---------- Extracted data ----------

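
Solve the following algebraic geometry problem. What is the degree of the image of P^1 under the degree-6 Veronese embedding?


The Veronese variety v_6(P^1) has degree d^r.
d^r = 6^1 = 6

6


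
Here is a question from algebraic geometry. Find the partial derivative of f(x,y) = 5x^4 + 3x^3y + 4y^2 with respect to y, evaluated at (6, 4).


df/dy = 3*x^3 + 2*4*y^1
At (6,4): 3*6^3 + 2*4*4^1
= 648 + 32
= 680

680


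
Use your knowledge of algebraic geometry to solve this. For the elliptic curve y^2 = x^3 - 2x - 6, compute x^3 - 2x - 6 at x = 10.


Compute x^3 - 2x - 6 at x = 10:
x^3 = 10^3 = 1000
(-2)*x = (-2)*10 = -20
Sum: 1000 - 20 - 6 = 974

974


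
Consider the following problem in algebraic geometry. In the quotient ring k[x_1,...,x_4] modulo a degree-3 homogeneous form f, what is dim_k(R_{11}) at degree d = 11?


For R = k[x_1,...,x_n]/(f) with f homogeneous of degree e:
The Hilbert series is (1 - t^e)/(1 - t)^n.
So h(d) = C(d+n-1, n-1) - C(d-e+n-1, n-1) for d >= e.
With n=4, e=3, d=11:
C(11+4-1, 4-1) = C(14, 3) = 364
C(11-3+4-1, 4-1) = C(11, 3) = 165
h(11) = 364 - 165 = 199

199


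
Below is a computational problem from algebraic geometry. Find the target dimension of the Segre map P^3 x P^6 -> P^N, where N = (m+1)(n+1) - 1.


The Segre embedding maps P^m x P^n into P^N via
all products of coordinates from each factor.
N = (m+1)(n+1) - 1
N = (3+1)(6+1) - 1
N = 4*7 - 1
N = 28 - 1 = 27

27


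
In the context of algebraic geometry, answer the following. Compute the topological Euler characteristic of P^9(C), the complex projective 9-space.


The complex projective space P^9 has one cell in each even real dimension 0, 2, ..., 18.
The cohomology groups are H^{2k}(P^9) = Z for k = 0,...,9, and 0 otherwise.
Euler characteristic = sum of Betti numbers = 1 per even-dimensional cohomology group.
chi(P^9) = 9 + 1 = 10

10


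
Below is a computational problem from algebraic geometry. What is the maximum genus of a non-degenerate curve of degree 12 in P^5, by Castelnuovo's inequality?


Castelnuovo's bound: write d - 1 = m(r-1) + epsilon with 0 <= epsilon < r-1.
d - 1 = 12 - 1 = 11
r - 1 = 5 - 1 = 4
11 = 2*4 + 3, so m = 2, epsilon = 3
pi(d, r) = m(m-1)(r-1)/2 + m*epsilon
= 2*1*4/2 + 2*3
= 8/2 + 6
= 4 + 6 = 10

10


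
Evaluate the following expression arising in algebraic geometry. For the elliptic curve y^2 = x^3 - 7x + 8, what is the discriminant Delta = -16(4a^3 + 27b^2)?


Compute each component:
4a^3 = 4*(-7)^3 = 4*(-343) = -1372
27b^2 = 27*8^2 = 27*64 = 1728
4a^3 + 27b^2 = -1372 + 1728 = 356
Delta = -16*356 = -5696

-5696


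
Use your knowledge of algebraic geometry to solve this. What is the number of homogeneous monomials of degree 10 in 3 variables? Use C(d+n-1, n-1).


The number of degree-10 monomials in 3 variables is C(d+n-1, n-1).
= C(10+3-1, 3-1) = C(12, 2)
= 66

66


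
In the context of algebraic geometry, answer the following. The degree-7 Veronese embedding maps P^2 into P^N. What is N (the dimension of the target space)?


The Veronese embedding v_d: P^n -> P^N maps each point to all
degree-d monomials in n+1 homogeneous coordinates.
N = C(n+d, d) - 1
N = C(2+7, 7) - 1
N = C(9, 7) - 1
C(9, 7) = 36
N = 36 - 1 = 35

35


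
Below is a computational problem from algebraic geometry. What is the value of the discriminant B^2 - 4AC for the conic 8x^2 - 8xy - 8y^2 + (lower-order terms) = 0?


The discriminant of a conic Ax^2 + Bxy + Cy^2 + ... = 0 is B^2 - 4AC.
B^2 = (-8)^2 = 64
4AC = 4*8*(-8) = -256
Discriminant = 64 + 256 = 320

320


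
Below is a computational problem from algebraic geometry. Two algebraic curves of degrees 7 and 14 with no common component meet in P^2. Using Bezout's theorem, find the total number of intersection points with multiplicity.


Bezout's theorem states the intersection count equals the product of degrees.
Intersection count = 7 * 14 = 98

98


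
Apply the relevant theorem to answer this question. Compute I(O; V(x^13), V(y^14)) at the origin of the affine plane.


The intersection multiplicity of V(x^a) and V(y^b) at the origin is:
I(O; V(x^13), V(y^14)) = dim_k(k[x,y]/(x^13, y^14))
A basis for k[x,y]/(x^13, y^14) is the set of monomials x^i * y^j
where 0 <= i < 13 and 0 <= j < 14.
The number of such monomials is 13 * 14 = 182

182


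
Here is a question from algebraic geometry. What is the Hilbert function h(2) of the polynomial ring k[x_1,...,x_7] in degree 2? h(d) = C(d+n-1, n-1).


The Hilbert function for the polynomial ring in 7 variables is:
h(d) = C(d+n-1, n-1)
h(2) = C(2+7-1, 7-1) = C(8, 6)
= 8! / (6! * 2!)
= 28

28


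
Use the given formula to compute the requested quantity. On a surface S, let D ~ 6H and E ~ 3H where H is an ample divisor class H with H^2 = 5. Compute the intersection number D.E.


Using bilinearity of the intersection pairing on a surface S:
(aH).(bH) = ab * (H.H)
We have H^2 = 5.
D.E = (6H).(3H) = 6*3*5
= 18*5
= 90

90


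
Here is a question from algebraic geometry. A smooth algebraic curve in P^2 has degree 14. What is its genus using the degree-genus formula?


Using the genus formula for smooth plane curves:
g = (d-1)(d-2)/2
g = (14-1)(14-2)/2
g = 13*12/2
g = 156/2 = 78

78


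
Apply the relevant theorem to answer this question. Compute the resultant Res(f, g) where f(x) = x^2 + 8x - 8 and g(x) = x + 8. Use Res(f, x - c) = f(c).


For Res(f, x - c), we evaluate f at x = c.
f(-8) = (-8)^2 + 8*(-8) - 8
= 64 - 64 - 8
= 0 - 8 = -8
Res(f, g) = -8

-8


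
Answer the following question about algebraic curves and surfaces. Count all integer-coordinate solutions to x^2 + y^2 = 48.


Systematically check integer values of x where x^2 <= 48.
For each valid x, check if 48 - x^2 is a perfect square.
Total integer solutions found: 0

0


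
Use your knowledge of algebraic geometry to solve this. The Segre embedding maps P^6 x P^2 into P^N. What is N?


The Segre embedding maps P^m x P^n into P^N via
all products of coordinates from each factor.
N = (m+1)(n+1) - 1
N = (6+1)(2+1) - 1
N = 7*3 - 1
N = 21 - 1 = 20

20


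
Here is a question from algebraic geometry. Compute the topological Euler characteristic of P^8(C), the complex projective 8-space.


The complex projective space P^8 has one cell in each even real dimension 0, 2, ..., 16.
The cohomology groups are H^{2k}(P^8) = Z for k = 0,...,8, and 0 otherwise.
Euler characteristic = sum of Betti numbers = 1 per even-dimensional cohomology group.
chi(P^8) = 8 + 1 = 9

9


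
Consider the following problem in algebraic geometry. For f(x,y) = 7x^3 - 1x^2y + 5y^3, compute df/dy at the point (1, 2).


df/dy = (-1)*x^2 + 3*5*y^2
At (1,2): (-1)*1^2 + 3*5*2^2
= -1 + 60
= 59

59


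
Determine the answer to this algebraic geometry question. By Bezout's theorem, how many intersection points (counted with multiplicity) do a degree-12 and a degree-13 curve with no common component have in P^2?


Bezout's theorem states the intersection count equals the product of degrees.
Intersection count = 12 * 13 = 156

156


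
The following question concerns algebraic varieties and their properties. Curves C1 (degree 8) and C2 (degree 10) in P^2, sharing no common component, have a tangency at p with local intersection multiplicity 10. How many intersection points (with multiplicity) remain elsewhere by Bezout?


By Bezout's theorem, the total intersection number is d1 * d2.
Total = 8 * 10 = 80
Intersection multiplicity at p = 10
Remaining intersections = 80 - 10 = 70

70


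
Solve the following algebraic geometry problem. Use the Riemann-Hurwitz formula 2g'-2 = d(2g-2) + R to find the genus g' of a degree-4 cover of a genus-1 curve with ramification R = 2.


Riemann-Hurwitz formula: 2g' - 2 = d(2g - 2) + R
Given: d = 4, g = 1, R = 2
2g' - 2 = 4*(2*1 - 2) + 2
2g' - 2 = 4*0 + 2
2g' - 2 = 0 + 2 = 2
2g' = 4
g' = 2

2


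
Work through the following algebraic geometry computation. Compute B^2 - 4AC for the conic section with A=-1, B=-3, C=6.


The discriminant of a conic Ax^2 + Bxy + Cy^2 + ... = 0 is B^2 - 4AC.
B^2 = (-3)^2 = 9
4AC = 4*(-1)*6 = -24
Discriminant = 9 + 24 = 33

33


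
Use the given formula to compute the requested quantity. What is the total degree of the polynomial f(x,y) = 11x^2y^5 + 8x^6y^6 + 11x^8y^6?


Examine each term for its total degree (sum of exponents).
  Term '11x^2y^5' has total degree 2+5 = 7.
  Term '8x^6y^6' has total degree 6+6 = 12.
  Term '11x^8y^6' has total degree 8+6 = 14.
The maximum total degree among all terms is 14.

14


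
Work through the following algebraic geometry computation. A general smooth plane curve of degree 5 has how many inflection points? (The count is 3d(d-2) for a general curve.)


For a general smooth plane curve C of degree d, the inflection points are
the intersection of C with its Hessian curve, which has degree 3(d-2).
By Bezout, the total intersection number is d * 3(d-2) = 5 * 9 = 45.
For a general curve every flex is ordinary, so each contributes
multiplicity 1 to C·Hess(C), and the number of distinct inflection
points is 3d(d-2).
Inflection points = 3*5*(5-2) = 3*5*3 = 45

45


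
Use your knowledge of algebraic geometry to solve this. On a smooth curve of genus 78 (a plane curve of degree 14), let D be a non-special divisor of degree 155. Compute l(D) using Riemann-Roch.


First, compute the genus of a smooth plane curve of degree 14:
g = (d-1)(d-2)/2 = (14-1)(14-2)/2 = 78
For a non-special divisor D (i.e., h^1(D) = 0), Riemann-Roch gives:
l(D) = deg(D) - g + 1
Since deg(D) = 155 >= 2g - 1 = 155, D is non-special.
l(D) = 155 - 78 + 1 = 78

78


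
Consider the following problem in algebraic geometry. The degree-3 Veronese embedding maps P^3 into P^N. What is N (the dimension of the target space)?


The Veronese embedding v_d: P^n -> P^N maps each point to all
degree-d monomials in n+1 homogeneous coordinates.
N = C(n+d, d) - 1
N = C(3+3, 3) - 1
N = C(6, 3) - 1
C(6, 3) = 20
N = 20 - 1 = 19

19


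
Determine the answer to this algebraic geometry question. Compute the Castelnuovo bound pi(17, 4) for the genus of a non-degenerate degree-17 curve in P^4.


Castelnuovo's bound: write d - 1 = m(r-1) + epsilon with 0 <= epsilon < r-1.
d - 1 = 17 - 1 = 16
r - 1 = 4 - 1 = 3
16 = 5*3 + 1, so m = 5, epsilon = 1
pi(d, r) = m(m-1)(r-1)/2 + m*epsilon
= 5*4*3/2 + 5*1
= 60/2 + 5
= 30 + 5 = 35

35


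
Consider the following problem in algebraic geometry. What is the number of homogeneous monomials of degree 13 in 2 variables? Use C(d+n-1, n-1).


The number of degree-13 monomials in 2 variables is C(d+n-1, n-1).
= C(13+2-1, 2-1) = C(14, 1)
= 14

14


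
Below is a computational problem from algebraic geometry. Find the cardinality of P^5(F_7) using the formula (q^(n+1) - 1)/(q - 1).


P^5(F_7) has (q^(n+1) - 1)/(q - 1) points.
= 7^5 + 7^4 + 7^3 + 7^2 + 7^1 + 7^0
= 16807 + 2401 + 343 + 49 + 7 + 1
= 19608

19608


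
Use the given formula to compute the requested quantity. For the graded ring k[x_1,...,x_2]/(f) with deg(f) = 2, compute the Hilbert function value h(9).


For R = k[x_1,...,x_n]/(f) with f homogeneous of degree e:
The Hilbert series is (1 - t^e)/(1 - t)^n.
So h(d) = C(d+n-1, n-1) - C(d-e+n-1, n-1) for d >= e.
With n=2, e=2, d=9:
C(9+2-1, 2-1) = C(10, 1) = 10
C(9-2+2-1, 2-1) = C(8, 1) = 8
h(9) = 10 - 8 = 2

2


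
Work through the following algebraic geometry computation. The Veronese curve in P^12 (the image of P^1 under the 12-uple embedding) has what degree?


The rational normal curve in P^12 is the image of P^1 under the 12-uple Veronese.
A general hyperplane in P^12 pulls back to a degree-12 form on P^1, which has 12 zeros,
so the curve meets a general hyperplane in 12 points. Degree = 12.

12


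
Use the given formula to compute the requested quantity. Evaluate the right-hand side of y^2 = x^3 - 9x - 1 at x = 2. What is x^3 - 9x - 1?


Compute x^3 - 9x - 1 at x = 2:
x^3 = 2^3 = 8
(-9)*x = (-9)*2 = -18
Sum: 8 - 18 - 1 = -11

-11


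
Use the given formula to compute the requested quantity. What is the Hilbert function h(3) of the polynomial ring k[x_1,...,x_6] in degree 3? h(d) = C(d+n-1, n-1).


The Hilbert function for the polynomial ring in 6 variables is:
h(d) = C(d+n-1, n-1)
h(3) = C(3+6-1, 6-1) = C(8, 5)
= 8! / (5! * 3!)
= 56

56


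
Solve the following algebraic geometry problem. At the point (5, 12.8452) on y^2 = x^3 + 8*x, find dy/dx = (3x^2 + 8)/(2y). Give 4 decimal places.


Using implicit differentiation of y^2 = x^3 + 8*x:
2y * dy/dx = 3x^2 + 8
dy/dx = (3x^2 + 8)/(2y)
Numerator: 3*5^2 + 8 = 83
Denominator: 2*12.8452 = 25.6904
dy/dx = 83/25.6904 = 3.2308

3.2308


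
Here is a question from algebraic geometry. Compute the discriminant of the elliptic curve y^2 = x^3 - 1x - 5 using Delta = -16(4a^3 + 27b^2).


Compute each component:
4a^3 = 4*(-1)^3 = 4*(-1) = -4
27b^2 = 27*(-5)^2 = 27*25 = 675
4a^3 + 27b^2 = -4 + 675 = 671
Delta = -16*671 = -10736

-10736


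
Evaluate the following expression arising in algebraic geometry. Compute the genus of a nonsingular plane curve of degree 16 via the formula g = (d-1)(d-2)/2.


Using the genus formula for smooth plane curves:
g = (d-1)(d-2)/2
g = (16-1)(16-2)/2
g = 15*14/2
g = 210/2 = 105

105


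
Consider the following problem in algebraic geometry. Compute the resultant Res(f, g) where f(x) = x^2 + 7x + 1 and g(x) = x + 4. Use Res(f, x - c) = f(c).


For Res(f, x - c), we evaluate f at x = c.
f(-4) = (-4)^2 + 7*(-4) + 1
= 16 - 28 + 1
= -12 + 1 = -11
Res(f, g) = -11

-11


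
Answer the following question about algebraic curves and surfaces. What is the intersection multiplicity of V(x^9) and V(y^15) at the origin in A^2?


The intersection multiplicity of V(x^a) and V(y^b) at the origin is:
I(O; V(x^9), V(y^15)) = dim_k(k[x,y]/(x^9, y^15))
A basis for k[x,y]/(x^9, y^15) is the set of monomials x^i * y^j
where 0 <= i < 9 and 0 <= j < 15.
The number of such monomials is 9 * 15 = 135

135


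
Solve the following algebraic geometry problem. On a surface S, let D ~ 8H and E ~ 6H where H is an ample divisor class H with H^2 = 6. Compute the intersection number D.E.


Using bilinearity of the intersection pairing on a surface S:
(aH).(bH) = ab * (H.H)
We have H^2 = 6.
D.E = (8H).(6H) = 8*6*6
= 48*6
= 288

288


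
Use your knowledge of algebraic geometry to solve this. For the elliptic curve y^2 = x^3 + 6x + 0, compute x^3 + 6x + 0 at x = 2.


Compute x^3 + 6x + 0 at x = 2:
x^3 = 2^3 = 8
6*x = 6*2 = 12
Sum: 8 + 12 + 0 = 20

20


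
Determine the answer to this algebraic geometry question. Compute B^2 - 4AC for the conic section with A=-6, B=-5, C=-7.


The discriminant of a conic Ax^2 + Bxy + Cy^2 + ... = 0 is B^2 - 4AC.
B^2 = (-5)^2 = 25
4AC = 4*(-6)*(-7) = 168
Discriminant = 25 - 168 = -143

-143


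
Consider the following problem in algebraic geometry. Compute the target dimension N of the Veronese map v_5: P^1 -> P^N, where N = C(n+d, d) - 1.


The Veronese embedding v_d: P^n -> P^N maps each point to all
degree-d monomials in n+1 homogeneous coordinates.
N = C(n+d, d) - 1
N = C(1+5, 5) - 1
N = C(6, 5) - 1
C(6, 5) = 6
N = 6 - 1 = 5

5


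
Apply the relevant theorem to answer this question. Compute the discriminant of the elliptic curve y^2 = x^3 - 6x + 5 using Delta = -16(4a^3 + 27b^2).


Compute each component:
4a^3 = 4*(-6)^3 = 4*(-216) = -864
27b^2 = 27*5^2 = 27*25 = 675
4a^3 + 27b^2 = -864 + 675 = -189
Delta = -16*(-189) = 3024

3024


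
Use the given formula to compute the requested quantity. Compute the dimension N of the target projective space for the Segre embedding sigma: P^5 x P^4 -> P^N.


The Segre embedding maps P^m x P^n into P^N via
all products of coordinates from each factor.
N = (m+1)(n+1) - 1
N = (5+1)(4+1) - 1
N = 6*5 - 1
N = 30 - 1 = 29

29


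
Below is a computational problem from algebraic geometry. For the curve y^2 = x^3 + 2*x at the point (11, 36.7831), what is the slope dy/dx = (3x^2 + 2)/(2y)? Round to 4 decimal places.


Using implicit differentiation of y^2 = x^3 + 2*x:
2y * dy/dx = 3x^2 + 2
dy/dx = (3x^2 + 2)/(2y)
Numerator: 3*11^2 + 2 = 365
Denominator: 2*36.7831 = 73.5662
dy/dx = 365/73.5662 = 4.9615

4.9615


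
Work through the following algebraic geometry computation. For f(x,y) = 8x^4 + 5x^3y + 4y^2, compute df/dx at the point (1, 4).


df/dx = 4*8*x^3 + 3*5*x^2*y
At (1,4): 4*8*1^3 + 3*5*1^2*4
= 32 + 60
= 92

92


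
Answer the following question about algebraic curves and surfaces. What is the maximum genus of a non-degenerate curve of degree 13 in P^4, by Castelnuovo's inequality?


Castelnuovo's bound: write d - 1 = m(r-1) + epsilon with 0 <= epsilon < r-1.
d - 1 = 13 - 1 = 12
r - 1 = 4 - 1 = 3
12 = 4*3 + 0, so m = 4, epsilon = 0
pi(d, r) = m(m-1)(r-1)/2 + m*epsilon
= 4*3*3/2 + 4*0
= 36/2 + 0
= 18 + 0 = 18

18


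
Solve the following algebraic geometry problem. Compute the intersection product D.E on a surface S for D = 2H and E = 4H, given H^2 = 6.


Using bilinearity of the intersection pairing on a surface S:
(aH).(bH) = ab * (H.H)
We have H^2 = 6.
D.E = (2H).(4H) = 2*4*6
= 8*6
= 48

48


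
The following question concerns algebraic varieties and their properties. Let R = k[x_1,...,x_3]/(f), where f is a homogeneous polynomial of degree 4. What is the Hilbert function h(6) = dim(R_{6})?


For R = k[x_1,...,x_n]/(f) with f homogeneous of degree e:
The Hilbert series is (1 - t^e)/(1 - t)^n.
So h(d) = C(d+n-1, n-1) - C(d-e+n-1, n-1) for d >= e.
With n=3, e=4, d=6:
C(6+3-1, 3-1) = C(8, 2) = 28
C(6-4+3-1, 3-1) = C(4, 2) = 6
h(6) = 28 - 6 = 22

22


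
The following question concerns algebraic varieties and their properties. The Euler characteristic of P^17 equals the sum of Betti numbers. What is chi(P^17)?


The complex projective space P^17 has one cell in each even real dimension 0, 2, ..., 34.
The cohomology groups are H^{2k}(P^17) = Z for k = 0,...,17, and 0 otherwise.
Euler characteristic = sum of Betti numbers = 1 per even-dimensional cohomology group.
chi(P^17) = 17 + 1 = 18

18


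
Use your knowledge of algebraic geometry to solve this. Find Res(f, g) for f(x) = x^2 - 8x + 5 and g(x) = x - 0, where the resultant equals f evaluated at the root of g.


For Res(f, x - c), we evaluate f at x = c.
f(0) = 0^2 - 8*0 + 5
= 0 + 0 + 5
= 0 + 5 = 5
Res(f, g) = 5

5


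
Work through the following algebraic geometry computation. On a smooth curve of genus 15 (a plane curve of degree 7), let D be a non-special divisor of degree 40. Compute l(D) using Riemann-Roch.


First, compute the genus of a smooth plane curve of degree 7:
g = (d-1)(d-2)/2 = (7-1)(7-2)/2 = 15
For a non-special divisor D (i.e., h^1(D) = 0), Riemann-Roch gives:
l(D) = deg(D) - g + 1
Since deg(D) = 40 >= 2g - 1 = 29, D is non-special.
l(D) = 40 - 15 + 1 = 26

26


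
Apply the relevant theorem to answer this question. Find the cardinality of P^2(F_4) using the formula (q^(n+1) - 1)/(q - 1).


P^2(F_4) has (q^(n+1) - 1)/(q - 1) points.
= 4^2 + 4^1 + 4^0
= 16 + 4 + 1
= 21

21


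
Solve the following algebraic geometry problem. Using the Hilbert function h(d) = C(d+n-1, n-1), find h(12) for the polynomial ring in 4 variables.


The Hilbert function for the polynomial ring in 4 variables is:
h(d) = C(d+n-1, n-1)
h(12) = C(12+4-1, 4-1) = C(15, 3)
= 15! / (3! * 12!)
= 455

455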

----------

Print exactly and only the lines that start at the line with "Work through the following algebraic geometry computation. On" and run through the end of the listing above.

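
Work through the following algebraic geometry computation. On a smooth curve of genus 15 (a plane curve of degree 7), let D be a non-special divisor of degree 40. Compute l(D) using Riemann-Roch.


First, compute the genus of a smooth plane curve of degree 7:
g = (d-1)(d-2)/2 = (7-1)(7-2)/2 = 15
For a non-special divisor D (i.e., h^1(D) = 0), Riemann-Roch gives:
l(D) = deg(D) - g + 1
Since deg(D) = 40 >= 2g - 1 = 29, D is non-special.
l(D) = 40 - 15 + 1 = 26

26


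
Apply the relevant theorem to answer this question. Find the cardinality of P^2(F_4) using the formula (q^(n+1) - 1)/(q - 1).


P^2(F_4) has (q^(n+1) - 1)/(q - 1) points.
= 4^2 + 4^1 + 4^0
= 16 + 4 + 1
= 21

21


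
Solve the following algebraic geometry problem. Using the Hilbert function h(d) = C(d+n-1, n-1), find h(12) for the polynomial ring in 4 variables.


The Hilbert function for the polynomial ring in 4 variables is:
h(d) = C(d+n-1, n-1)
h(12) = C(12+4-1, 4-1) = C(15, 3)
= 15! / (3! * 12!)
= 455

455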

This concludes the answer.